[WORK REQUIRED] Reproduce the top of the data verbatim, through and including the line that contains "spinach: cost $0.80, calcium".
=======
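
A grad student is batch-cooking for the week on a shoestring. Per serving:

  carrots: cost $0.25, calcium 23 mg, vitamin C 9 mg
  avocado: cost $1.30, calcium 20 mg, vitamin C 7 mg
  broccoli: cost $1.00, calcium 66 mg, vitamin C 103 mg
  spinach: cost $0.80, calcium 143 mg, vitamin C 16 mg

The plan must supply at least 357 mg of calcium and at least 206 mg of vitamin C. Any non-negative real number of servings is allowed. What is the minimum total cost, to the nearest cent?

$3.09

Minimising a linear cost over {calcium ≥ 357, vitamin C ≥ 206, servings ≥ 0} — the optimum is at a vertex, using one or two foods.
carrots only: max(357/23, 206/9) = 22.89 servings → $5.72.
avocado only: max(357/20, 206/7) = 29.43 servings → $38.26.
broccoli only: max(357/66, 206/103) = 5.409 servings → $5.41.
spinach only: max(357/143, 206/16) = 12.88 servings → $10.30.
carrots + avocado: the both-tight solution has a negative serving — not a feasible corner.
carrots + broccoli with both tight: 13.06 servings and 0.8592 servings → $4.12.
carrots + spinach with both targets exact would need a negative amount; discard.
avocado + broccoli with both tight: 14.5 servings and 1.014 servings → $19.87.
avocado + spinach with both targets exact would need a negative amount; discard.
broccoli + spinach with both tight: 1.737 servings and 1.695 servings → $3.09.
The minimum over all feasible corners is $3.09.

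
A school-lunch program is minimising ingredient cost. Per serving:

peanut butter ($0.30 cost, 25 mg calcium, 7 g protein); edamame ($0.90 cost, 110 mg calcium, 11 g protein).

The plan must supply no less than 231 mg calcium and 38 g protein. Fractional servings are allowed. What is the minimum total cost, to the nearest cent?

$2.21

The cheapest plan sits at a corner of the feasible region — with two constraints it uses at most two foods.
peanut butter only: max(231/25, 38/7) = 9.24 servings → $2.77.
edamame only: max(231/110, 38/11) = 3.455 servings → $3.11.
peanut butter + edamame with both tight: 3.311 servings and 1.347 servings → $2.21.
The minimum over all feasible corners is $2.21.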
=======
[TASK RESPONSE]
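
A grad student is batch-cooking for the week on a shoestring. Per serving:

  carrots: cost $0.25, calcium 23 mg, vitamin C 9 mg
  avocado: cost $1.30, calcium 20 mg, vitamin C 7 mg
  broccoli: cost $1.00, calcium 66 mg, vitamin C 103 mg
  spinach: cost $0.80, calcium 143 mg, vitamin C 16 mg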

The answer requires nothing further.